[Collected data]
Segment Open
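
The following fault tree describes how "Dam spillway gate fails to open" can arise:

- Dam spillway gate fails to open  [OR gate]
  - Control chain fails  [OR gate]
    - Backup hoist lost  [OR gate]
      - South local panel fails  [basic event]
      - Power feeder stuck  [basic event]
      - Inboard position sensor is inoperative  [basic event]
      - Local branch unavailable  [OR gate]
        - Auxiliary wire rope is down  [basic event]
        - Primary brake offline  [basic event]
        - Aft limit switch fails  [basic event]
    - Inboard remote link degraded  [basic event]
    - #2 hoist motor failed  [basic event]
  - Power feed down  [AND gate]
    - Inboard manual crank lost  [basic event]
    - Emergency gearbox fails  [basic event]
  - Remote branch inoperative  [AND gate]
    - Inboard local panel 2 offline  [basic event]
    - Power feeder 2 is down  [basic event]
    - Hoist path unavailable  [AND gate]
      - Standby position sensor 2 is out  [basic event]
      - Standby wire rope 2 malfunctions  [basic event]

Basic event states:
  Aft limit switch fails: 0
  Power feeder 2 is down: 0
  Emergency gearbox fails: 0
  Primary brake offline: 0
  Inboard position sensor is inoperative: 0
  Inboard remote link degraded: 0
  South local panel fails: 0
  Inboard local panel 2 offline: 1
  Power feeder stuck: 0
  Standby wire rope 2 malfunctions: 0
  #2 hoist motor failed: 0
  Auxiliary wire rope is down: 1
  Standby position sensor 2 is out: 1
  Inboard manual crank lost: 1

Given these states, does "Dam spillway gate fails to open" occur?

Local branch unavailable [OR]: Auxiliary wire rope is down=occurs, Primary brake offline=not, Aft limit switch fails=not → at least one input occurs → occurs.
Backup hoist lost [OR]: South local panel fails=not, Power feeder stuck=not, Inboard position sensor is inoperative=not, Local branch unavailable=occurs → at least one input occurs → occurs.
Control chain fails [OR]: Backup hoist lost=occurs, Inboard remote link degraded=not, #2 hoist motor failed=not → at least one input occurs → occurs.
Power feed down [AND]: Inboard manual crank lost=occurs, Emergency gearbox fails=not → not all inputs occur → does not occur.
Hoist path unavailable [AND]: Standby position sensor 2 is out=occurs, Standby wire rope 2 malfunctions=not → not all inputs occur → does not occur.
Remote branch inoperative [AND]: Inboard local panel 2 offline=occurs, Power feeder 2 is down=not, Hoist path unavailable=not → not all inputs occur → does not occur.
Dam spillway gate fails to open [OR]: Control chain fails=occurs, Power feed down=not, Remote branch inoperative=not → at least one input occurs → occurs.

Yes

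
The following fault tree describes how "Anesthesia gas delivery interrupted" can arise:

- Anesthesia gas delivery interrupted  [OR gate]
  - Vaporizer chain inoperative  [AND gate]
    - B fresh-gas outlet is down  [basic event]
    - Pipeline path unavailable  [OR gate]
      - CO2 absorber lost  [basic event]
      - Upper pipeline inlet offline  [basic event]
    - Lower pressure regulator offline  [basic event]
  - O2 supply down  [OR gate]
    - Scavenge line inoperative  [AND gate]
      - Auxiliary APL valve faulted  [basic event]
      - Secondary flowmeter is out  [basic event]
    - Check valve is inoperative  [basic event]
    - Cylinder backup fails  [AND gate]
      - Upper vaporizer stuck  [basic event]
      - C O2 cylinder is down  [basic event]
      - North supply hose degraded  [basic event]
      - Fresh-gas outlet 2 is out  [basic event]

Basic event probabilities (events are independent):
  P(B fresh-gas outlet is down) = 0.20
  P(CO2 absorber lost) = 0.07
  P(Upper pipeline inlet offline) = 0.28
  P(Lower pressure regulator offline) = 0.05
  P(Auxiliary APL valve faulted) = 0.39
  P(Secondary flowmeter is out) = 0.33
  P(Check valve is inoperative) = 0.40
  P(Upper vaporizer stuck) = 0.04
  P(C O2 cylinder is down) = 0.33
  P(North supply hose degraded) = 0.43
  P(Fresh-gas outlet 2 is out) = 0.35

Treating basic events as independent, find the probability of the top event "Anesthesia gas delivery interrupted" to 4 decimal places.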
Segment Closed
# [Prompt]
Above are the records; copy every line in them that holds the word "Secondary".

# [Task response]
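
      - Secondary flowmeter is out  [basic event]
  P(Secondary flowmeter is out) = 0.33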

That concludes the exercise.